[Data section Boundary: Start]

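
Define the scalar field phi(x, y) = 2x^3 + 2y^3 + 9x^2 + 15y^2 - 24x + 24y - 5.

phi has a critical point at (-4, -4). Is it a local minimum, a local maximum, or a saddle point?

local maximum

The mixed partial ∂²phi/∂x∂y is 0, so the Hessian at any point is diag(phi_xx, phi_yy) = diag(6(2x + 3), 6(2y + 5)).
At (-4, -4): H = diag(-30, -18).
Both eigenvalues are negative, so H is negative definite: a local maximum.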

[Data section Boundary: End]

__Requirement__. The answer must be the line containing "phi has a critical" and every line after it through the end of the records, repeated exactly.

__Completed task__.
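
phi has a critical point at (-4, -4). Is it a local minimum, a local maximum, or a saddle point?

local maximum

The mixed partial ∂²phi/∂x∂y is 0, so the Hessian at any point is diag(phi_xx, phi_yy) = diag(6(2x + 3), 6(2y + 5)).
At (-4, -4): H = diag(-30, -18).
Both eigenvalues are negative, so H is negative definite: a local maximum.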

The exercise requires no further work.